─── DATA EXCERPTS ───
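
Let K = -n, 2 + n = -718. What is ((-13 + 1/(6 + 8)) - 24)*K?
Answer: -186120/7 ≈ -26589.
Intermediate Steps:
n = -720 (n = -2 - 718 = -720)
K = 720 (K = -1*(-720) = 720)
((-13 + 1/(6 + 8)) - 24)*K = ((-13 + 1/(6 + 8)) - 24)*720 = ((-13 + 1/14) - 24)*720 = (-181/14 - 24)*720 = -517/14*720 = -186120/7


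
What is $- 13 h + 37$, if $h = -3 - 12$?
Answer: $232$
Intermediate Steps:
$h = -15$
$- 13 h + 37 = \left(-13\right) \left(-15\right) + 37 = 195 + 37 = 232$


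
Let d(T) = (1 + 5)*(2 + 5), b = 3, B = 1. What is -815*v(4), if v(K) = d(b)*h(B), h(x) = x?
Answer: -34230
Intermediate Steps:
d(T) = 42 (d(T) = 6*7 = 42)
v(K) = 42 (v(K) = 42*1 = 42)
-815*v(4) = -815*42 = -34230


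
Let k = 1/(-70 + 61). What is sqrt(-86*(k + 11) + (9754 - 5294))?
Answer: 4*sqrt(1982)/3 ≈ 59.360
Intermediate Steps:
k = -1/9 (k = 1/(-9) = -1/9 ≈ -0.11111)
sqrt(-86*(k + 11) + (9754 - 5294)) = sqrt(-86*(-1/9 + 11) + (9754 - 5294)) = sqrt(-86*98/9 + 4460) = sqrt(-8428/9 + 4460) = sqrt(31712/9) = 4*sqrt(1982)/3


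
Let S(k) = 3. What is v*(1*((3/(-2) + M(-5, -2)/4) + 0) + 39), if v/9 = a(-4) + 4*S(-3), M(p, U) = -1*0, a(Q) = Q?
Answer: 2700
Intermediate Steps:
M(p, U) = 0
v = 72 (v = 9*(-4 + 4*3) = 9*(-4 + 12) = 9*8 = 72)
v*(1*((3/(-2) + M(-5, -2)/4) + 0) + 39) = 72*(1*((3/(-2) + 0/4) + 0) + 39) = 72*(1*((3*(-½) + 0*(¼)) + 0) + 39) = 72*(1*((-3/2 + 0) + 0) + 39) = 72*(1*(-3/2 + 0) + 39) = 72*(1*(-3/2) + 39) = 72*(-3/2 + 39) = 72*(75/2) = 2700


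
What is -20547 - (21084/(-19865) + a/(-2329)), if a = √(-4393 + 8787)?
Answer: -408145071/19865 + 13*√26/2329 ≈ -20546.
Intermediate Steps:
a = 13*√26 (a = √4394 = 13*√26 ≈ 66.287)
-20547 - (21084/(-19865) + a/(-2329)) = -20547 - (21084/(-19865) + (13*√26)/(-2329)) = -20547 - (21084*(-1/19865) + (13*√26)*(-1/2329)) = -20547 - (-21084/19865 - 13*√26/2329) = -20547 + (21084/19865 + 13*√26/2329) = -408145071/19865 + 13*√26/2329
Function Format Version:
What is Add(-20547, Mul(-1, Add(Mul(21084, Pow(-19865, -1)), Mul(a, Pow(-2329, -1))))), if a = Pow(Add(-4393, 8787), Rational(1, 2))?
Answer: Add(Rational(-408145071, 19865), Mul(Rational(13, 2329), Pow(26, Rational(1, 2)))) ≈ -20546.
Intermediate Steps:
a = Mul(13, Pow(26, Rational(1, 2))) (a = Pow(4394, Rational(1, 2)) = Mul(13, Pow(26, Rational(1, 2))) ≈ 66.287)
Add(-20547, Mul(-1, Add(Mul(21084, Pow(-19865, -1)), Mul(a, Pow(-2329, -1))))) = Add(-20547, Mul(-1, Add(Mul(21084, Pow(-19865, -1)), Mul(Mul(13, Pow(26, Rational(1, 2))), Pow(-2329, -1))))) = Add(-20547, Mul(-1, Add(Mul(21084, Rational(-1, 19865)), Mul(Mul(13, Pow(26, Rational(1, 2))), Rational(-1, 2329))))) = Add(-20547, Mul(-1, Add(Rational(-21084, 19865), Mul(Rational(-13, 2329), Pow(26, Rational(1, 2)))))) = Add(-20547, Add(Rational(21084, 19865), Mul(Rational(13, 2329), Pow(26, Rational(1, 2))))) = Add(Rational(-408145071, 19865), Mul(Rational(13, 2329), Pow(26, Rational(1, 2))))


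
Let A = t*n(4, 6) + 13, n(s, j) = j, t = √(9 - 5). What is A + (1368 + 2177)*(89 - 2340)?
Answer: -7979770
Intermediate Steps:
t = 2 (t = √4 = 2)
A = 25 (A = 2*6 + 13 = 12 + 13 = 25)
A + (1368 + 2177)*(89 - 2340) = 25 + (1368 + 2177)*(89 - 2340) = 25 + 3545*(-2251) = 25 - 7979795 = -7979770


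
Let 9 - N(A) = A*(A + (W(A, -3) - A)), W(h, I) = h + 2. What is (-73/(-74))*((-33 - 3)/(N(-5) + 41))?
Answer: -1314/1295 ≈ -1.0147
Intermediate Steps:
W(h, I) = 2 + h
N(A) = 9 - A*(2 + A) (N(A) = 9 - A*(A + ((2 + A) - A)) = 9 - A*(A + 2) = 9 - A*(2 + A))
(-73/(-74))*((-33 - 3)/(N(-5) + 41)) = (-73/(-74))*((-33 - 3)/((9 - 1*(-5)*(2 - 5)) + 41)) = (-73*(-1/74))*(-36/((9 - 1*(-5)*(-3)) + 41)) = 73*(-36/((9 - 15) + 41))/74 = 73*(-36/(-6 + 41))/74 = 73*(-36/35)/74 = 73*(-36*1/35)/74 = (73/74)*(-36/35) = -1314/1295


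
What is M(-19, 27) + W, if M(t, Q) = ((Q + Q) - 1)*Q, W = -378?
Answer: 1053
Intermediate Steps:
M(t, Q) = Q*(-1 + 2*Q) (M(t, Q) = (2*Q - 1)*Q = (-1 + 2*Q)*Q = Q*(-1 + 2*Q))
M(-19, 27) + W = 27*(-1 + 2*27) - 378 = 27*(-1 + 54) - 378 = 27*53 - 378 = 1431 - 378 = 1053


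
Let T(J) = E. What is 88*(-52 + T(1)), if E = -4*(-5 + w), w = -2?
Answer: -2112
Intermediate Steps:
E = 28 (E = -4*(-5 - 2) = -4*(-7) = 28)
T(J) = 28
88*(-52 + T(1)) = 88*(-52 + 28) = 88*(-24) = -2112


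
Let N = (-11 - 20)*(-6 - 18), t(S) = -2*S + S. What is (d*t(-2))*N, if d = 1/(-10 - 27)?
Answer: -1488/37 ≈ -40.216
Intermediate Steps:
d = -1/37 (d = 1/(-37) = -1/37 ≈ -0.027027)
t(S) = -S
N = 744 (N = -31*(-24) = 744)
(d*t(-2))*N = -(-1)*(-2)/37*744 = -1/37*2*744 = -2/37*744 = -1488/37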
───
INSTRUCTIONS FOR THE TASK | Please quote the data above in full, with no line missing.

EXERCISE OUTPUT |
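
Let K = -n, 2 + n = -718. What is ((-13 + 1/(6 + 8)) - 24)*K?
Answer: -186120/7 ≈ -26589.
Intermediate Steps:
n = -720 (n = -2 - 718 = -720)
K = 720 (K = -1*(-720) = 720)
((-13 + 1/(6 + 8)) - 24)*K = ((-13 + 1/(6 + 8)) - 24)*720 = ((-13 + 1/14) - 24)*720 = (-181/14 - 24)*720 = -517/14*720 = -186120/7


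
What is $- 13 h + 37$, if $h = -3 - 12$?
Answer: $232$
Intermediate Steps:
$h = -15$
$- 13 h + 37 = \left(-13\right) \left(-15\right) + 37 = 195 + 37 = 232$


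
Let d(T) = (1 + 5)*(2 + 5), b = 3, B = 1. What is -815*v(4), if v(K) = d(b)*h(B), h(x) = x?
Answer: -34230
Intermediate Steps:
d(T) = 42 (d(T) = 6*7 = 42)
v(K) = 42 (v(K) = 42*1 = 42)
-815*v(4) = -815*42 = -34230


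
Let k = 1/(-70 + 61). What is sqrt(-86*(k + 11) + (9754 - 5294))?
Answer: 4*sqrt(1982)/3 ≈ 59.360
Intermediate Steps:
k = -1/9 (k = 1/(-9) = -1/9 ≈ -0.11111)
sqrt(-86*(k + 11) + (9754 - 5294)) = sqrt(-86*(-1/9 + 11) + (9754 - 5294)) = sqrt(-86*98/9 + 4460) = sqrt(-8428/9 + 4460) = sqrt(31712/9) = 4*sqrt(1982)/3


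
Let S(k) = 3. What is v*(1*((3/(-2) + M(-5, -2)/4) + 0) + 39), if v/9 = a(-4) + 4*S(-3), M(p, U) = -1*0, a(Q) = Q?
Answer: 2700
Intermediate Steps:
M(p, U) = 0
v = 72 (v = 9*(-4 + 4*3) = 9*(-4 + 12) = 9*8 = 72)
v*(1*((3/(-2) + M(-5, -2)/4) + 0) + 39) = 72*(1*((3/(-2) + 0/4) + 0) + 39) = 72*(1*((3*(-½) + 0*(¼)) + 0) + 39) = 72*(1*((-3/2 + 0) + 0) + 39) = 72*(1*(-3/2 + 0) + 39) = 72*(1*(-3/2) + 39) = 72*(-3/2 + 39) = 72*(75/2) = 2700


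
What is -20547 - (21084/(-19865) + a/(-2329)), if a = √(-4393 + 8787)?
Answer: -408145071/19865 + 13*√26/2329 ≈ -20546.
Intermediate Steps:
a = 13*√26 (a = √4394 = 13*√26 ≈ 66.287)
-20547 - (21084/(-19865) + a/(-2329)) = -20547 - (21084/(-19865) + (13*√26)/(-2329)) = -20547 - (21084*(-1/19865) + (13*√26)*(-1/2329)) = -20547 - (-21084/19865 - 13*√26/2329) = -20547 + (21084/19865 + 13*√26/2329) = -408145071/19865 + 13*√26/2329
Function Format Version:
What is Add(-20547, Mul(-1, Add(Mul(21084, Pow(-19865, -1)), Mul(a, Pow(-2329, -1))))), if a = Pow(Add(-4393, 8787), Rational(1, 2))?
Answer: Add(Rational(-408145071, 19865), Mul(Rational(13, 2329), Pow(26, Rational(1, 2)))) ≈ -20546.
Intermediate Steps:
a = Mul(13, Pow(26, Rational(1, 2))) (a = Pow(4394, Rational(1, 2)) = Mul(13, Pow(26, Rational(1, 2))) ≈ 66.287)
Add(-20547, Mul(-1, Add(Mul(21084, Pow(-19865, -1)), Mul(a, Pow(-2329, -1))))) = Add(-20547, Mul(-1, Add(Mul(21084, Pow(-19865, -1)), Mul(Mul(13, Pow(26, Rational(1, 2))), Pow(-2329, -1))))) = Add(-20547, Mul(-1, Add(Mul(21084, Rational(-1, 19865)), Mul(Mul(13, Pow(26, Rational(1, 2))), Rational(-1, 2329))))) = Add(-20547, Mul(-1, Add(Rational(-21084, 19865), Mul(Rational(-13, 2329), Pow(26, Rational(1, 2)))))) = Add(-20547, Add(Rational(21084, 19865), Mul(Rational(13, 2329), Pow(26, Rational(1, 2))))) = Add(Rational(-408145071, 19865), Mul(Rational(13, 2329), Pow(26, Rational(1, 2))))


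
Let A = t*n(4, 6) + 13, n(s, j) = j, t = √(9 - 5). What is A + (1368 + 2177)*(89 - 2340)?
Answer: -7979770
Intermediate Steps:
t = 2 (t = √4 = 2)
A = 25 (A = 2*6 + 13 = 12 + 13 = 25)
A + (1368 + 2177)*(89 - 2340) = 25 + (1368 + 2177)*(89 - 2340) = 25 + 3545*(-2251) = 25 - 7979795 = -7979770


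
Let 9 - N(A) = A*(A + (W(A, -3) - A)), W(h, I) = h + 2. What is (-73/(-74))*((-33 - 3)/(N(-5) + 41))?
Answer: -1314/1295 ≈ -1.0147
Intermediate Steps:
W(h, I) = 2 + h
N(A) = 9 - A*(2 + A) (N(A) = 9 - A*(A + ((2 + A) - A)) = 9 - A*(A + 2) = 9 - A*(2 + A))
(-73/(-74))*((-33 - 3)/(N(-5) + 41)) = (-73/(-74))*((-33 - 3)/((9 - 1*(-5)*(2 - 5)) + 41)) = (-73*(-1/74))*(-36/((9 - 1*(-5)*(-3)) + 41)) = 73*(-36/((9 - 15) + 41))/74 = 73*(-36/(-6 + 41))/74 = 73*(-36/35)/74 = 73*(-36*1/35)/74 = (73/74)*(-36/35) = -1314/1295


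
What is M(-19, 27) + W, if M(t, Q) = ((Q + Q) - 1)*Q, W = -378?
Answer: 1053
Intermediate Steps:
M(t, Q) = Q*(-1 + 2*Q) (M(t, Q) = (2*Q - 1)*Q = (-1 + 2*Q)*Q = Q*(-1 + 2*Q))
M(-19, 27) + W = 27*(-1 + 2*27) - 378 = 27*(-1 + 54) - 378 = 27*53 - 378 = 1431 - 378 = 1053


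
Let T(J) = E. What is 88*(-52 + T(1)), if E = -4*(-5 + w), w = -2?
Answer: -2112
Intermediate Steps:
E = 28 (E = -4*(-5 - 2) = -4*(-7) = 28)
T(J) = 28
88*(-52 + T(1)) = 88*(-52 + 28) = 88*(-24) = -2112


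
Let N = (-11 - 20)*(-6 - 18), t(S) = -2*S + S. What is (d*t(-2))*N, if d = 1/(-10 - 27)?
Answer: -1488/37 ≈ -40.216
Intermediate Steps:
d = -1/37 (d = 1/(-37) = -1/37 ≈ -0.027027)
t(S) = -S
N = 744 (N = -31*(-24) = 744)
(d*t(-2))*N = -(-1)*(-2)/37*744 = -1/37*2*744 = -2/37*744 = -1488/37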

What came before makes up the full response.